TASK: Show all lines from the material that carry the word "matrix".

STORED DATA:
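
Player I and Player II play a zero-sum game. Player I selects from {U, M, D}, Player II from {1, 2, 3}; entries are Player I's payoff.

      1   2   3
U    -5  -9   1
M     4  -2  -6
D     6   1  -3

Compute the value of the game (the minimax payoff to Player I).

Row minima: U → -9, M → -6, D → -3; maximin = -3.
Column maxima: 1 → 6, 2 → 1, 3 → 1; minimax = 1.
-3 ≠ 1, so there is no saddle point; optimal play is mixed.
M is strictly dominated by D, so Player I never plays it.
1 is strictly dominated by 2 (it gives Player I strictly more in every row), so Player II never plays it.
On the remaining 2×2 (U, D vs 2, 3):
Let Player I play U with probability p. Expected payoff against 2: (-9)p + 1(1−p) = −10p + 1; against 3: 1p + (-3)(1−p) = 4p − 3.
Setting these equal: −10p + 1 = 4p − 3 ⇒ −14p = -4 ⇒ p = 2/7, and the value is (-10)·(2/7) + 1 = -13/7.
For Player II: with q = P(2), equating U's and D's payoffs gives −10q + 1 = 4q − 3 ⇒ q = 2/7.

-13/7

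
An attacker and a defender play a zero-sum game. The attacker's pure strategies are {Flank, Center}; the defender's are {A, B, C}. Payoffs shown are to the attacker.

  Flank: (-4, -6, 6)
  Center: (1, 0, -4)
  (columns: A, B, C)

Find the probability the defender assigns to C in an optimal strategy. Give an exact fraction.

Row minima: Flank → -6, Center → -4; maximin = -4.
Column maxima: A → 1, B → 0, C → 6; minimax = 0.
-4 ≠ 0, so there is no saddle point; optimal play is mixed.
A is strictly dominated by B (it gives the attacker strictly more in every row), so the defender never plays it.
On the remaining 2×2 (Flank, Center vs B, C):
Let the attacker play Flank with probability p. Expected payoff against B: (-6)p + 0(1−p) = −6p; against C: 6p + (-4)(1−p) = 10p − 4.
Setting these equal: −6p = 10p − 4 ⇒ −16p = -4 ⇒ p = 1/4, and the value is (-6)·(1/4) = -3/2.
For the defender: with q = P(B), equating Flank's and Center's payoffs gives −12q + 6 = 4q − 4 ⇒ q = 5/8.

3/8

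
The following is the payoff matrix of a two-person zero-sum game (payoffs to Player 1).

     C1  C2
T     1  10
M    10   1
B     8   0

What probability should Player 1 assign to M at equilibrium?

1/2

Row minima: T → 1, M → 1, B → 0; maximin = 1.
Column maxima: C1 → 10, C2 → 10; minimax = 10.
1 ≠ 10, so there is no saddle point; optimal play is mixed.
B is strictly dominated by M, so Player 1 never plays it.
On the remaining 2×2 (T, M vs C1, C2):
Let Player 1 play T with probability p. Expected payoff against C1: 1p + 10(1−p) = −9p + 10; against C2: 10p + 1(1−p) = 9p + 1.
Setting these equal: −9p + 10 = 9p + 1 ⇒ −18p = -9 ⇒ p = 1/2, and the value is (-9)·(1/2) + 10 = 11/2.
For Player 2: with q = P(C1), equating T's and M's payoffs gives −9q + 10 = 9q + 1 ⇒ q = 1/2.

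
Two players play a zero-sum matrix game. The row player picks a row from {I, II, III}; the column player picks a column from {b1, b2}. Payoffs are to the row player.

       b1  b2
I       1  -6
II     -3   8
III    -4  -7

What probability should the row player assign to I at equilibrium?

Row minima: I → -6, II → -3, III → -7; maximin = -3.
Column maxima: b1 → 1, b2 → 8; minimax = 1.
-3 ≠ 1, so there is no saddle point; optimal play is mixed.
III is strictly dominated by I, so the row player never plays it.
On the remaining 2×2 (I, II vs b1, b2):
Let the row player play I with probability p. Expected payoff against b1: 1p + (-3)(1−p) = 4p − 3; against b2: (-6)p + 8(1−p) = −14p + 8.
Setting these equal: 4p − 3 = −14p + 8 ⇒ 18p = 11 ⇒ p = 11/18, and the value is (4)·(11/18) − 3 = -5/9.
For the column player: with q = P(b1), equating I's and II's payoffs gives 7q − 6 = −11q + 8 ⇒ q = 7/9.

11/18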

RESULT OF THIS TASK:
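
The following is the payoff matrix of a two-person zero-sum game (payoffs to Player 1).
Two players play a zero-sum matrix game. The row player picks a row from {I, II, III}; the column player picks a column from {b1, b2}. Payoffs are to the row player.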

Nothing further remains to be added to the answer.